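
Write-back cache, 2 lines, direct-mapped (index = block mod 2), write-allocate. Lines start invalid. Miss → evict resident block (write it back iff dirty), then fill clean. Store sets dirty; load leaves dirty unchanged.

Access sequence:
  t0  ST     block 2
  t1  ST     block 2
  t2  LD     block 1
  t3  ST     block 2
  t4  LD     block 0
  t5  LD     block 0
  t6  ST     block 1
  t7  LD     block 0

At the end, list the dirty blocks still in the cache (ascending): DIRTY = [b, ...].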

• • • • •

Task description:
Search the records line by line for the word "dirty" and copy every line where it appears.

Output below:
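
Write-back cache, 2 lines, direct-mapped (index = block mod 2), write-allocate. Lines start invalid. Miss → evict resident block (write it back iff dirty), then fill clean. Store sets dirty; load leaves dirty unchanged.
At the end, list the dirty blocks still in the cache (ascending): DIRTY = [b, ...].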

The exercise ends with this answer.